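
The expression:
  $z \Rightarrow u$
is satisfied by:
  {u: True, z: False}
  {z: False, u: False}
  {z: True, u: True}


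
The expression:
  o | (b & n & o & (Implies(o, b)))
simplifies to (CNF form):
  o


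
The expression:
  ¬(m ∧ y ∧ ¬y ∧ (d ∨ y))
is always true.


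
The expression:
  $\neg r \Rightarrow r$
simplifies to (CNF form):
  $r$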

---

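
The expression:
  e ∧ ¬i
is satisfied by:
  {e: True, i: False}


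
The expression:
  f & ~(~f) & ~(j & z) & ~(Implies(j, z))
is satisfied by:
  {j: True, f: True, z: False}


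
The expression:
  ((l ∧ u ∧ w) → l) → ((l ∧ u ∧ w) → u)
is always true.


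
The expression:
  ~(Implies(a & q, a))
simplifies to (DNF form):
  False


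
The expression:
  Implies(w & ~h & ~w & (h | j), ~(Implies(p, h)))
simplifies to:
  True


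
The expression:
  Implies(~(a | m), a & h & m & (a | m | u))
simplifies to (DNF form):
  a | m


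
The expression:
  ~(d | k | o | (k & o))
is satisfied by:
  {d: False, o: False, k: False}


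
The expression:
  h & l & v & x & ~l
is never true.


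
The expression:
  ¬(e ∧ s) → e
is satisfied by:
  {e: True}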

◆ Task item
Using the records above, report each line that contains the word "Implies" by copying it.

◆ Response below
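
  o | (b & n & o & (Implies(o, b)))
  f & ~(~f) & ~(j & z) & ~(Implies(j, z))
  ~(Implies(a & q, a))
  Implies(w & ~h & ~w & (h | j), ~(Implies(p, h)))
  Implies(~(a | m), a & h & m & (a | m | u))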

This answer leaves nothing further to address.